INPUT DATA =
↓
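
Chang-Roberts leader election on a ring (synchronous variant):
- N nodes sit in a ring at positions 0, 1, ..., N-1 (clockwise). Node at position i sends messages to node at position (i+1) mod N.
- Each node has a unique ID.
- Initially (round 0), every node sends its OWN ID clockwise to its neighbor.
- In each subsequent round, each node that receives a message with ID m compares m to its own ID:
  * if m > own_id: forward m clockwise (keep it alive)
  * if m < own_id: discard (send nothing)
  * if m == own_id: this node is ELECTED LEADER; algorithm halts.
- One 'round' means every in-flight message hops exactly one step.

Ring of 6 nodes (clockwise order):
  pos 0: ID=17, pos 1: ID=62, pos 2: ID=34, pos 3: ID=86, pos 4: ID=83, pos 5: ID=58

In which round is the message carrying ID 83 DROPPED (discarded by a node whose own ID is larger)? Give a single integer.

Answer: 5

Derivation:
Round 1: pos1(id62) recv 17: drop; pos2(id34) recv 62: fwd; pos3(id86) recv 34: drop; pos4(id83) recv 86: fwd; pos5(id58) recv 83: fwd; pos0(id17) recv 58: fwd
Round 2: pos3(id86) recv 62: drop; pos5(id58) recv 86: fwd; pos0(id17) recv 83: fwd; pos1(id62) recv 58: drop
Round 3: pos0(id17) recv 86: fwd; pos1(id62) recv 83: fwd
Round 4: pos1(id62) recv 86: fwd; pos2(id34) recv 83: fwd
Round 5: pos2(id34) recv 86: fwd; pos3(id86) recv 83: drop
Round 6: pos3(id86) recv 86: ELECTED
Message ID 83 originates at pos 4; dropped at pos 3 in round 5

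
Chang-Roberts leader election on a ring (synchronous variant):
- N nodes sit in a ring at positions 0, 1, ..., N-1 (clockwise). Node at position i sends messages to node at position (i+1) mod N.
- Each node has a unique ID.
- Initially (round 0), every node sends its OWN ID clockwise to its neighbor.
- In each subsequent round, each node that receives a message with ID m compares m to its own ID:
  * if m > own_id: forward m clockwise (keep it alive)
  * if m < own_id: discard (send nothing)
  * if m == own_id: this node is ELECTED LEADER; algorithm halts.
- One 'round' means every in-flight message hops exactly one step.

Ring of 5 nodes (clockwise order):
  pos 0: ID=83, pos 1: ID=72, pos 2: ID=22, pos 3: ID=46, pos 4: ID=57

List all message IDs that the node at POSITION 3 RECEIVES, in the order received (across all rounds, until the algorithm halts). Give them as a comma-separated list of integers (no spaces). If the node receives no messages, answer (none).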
↑
HOW TO COMPLETE THIS TASK =
Filter the listing above so that only lines holding the word "nodes" remain, and report those lines.

EXERCISE OUTPUT =
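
- N nodes sit in a ring at positions 0, 1, ..., N-1 (clockwise). Node at position i sends messages to node at position (i+1) mod N.
Ring of 6 nodes (clockwise order):
- N nodes sit in a ring at positions 0, 1, ..., N-1 (clockwise). Node at position i sends messages to node at position (i+1) mod N.
Ring of 5 nodes (clockwise order):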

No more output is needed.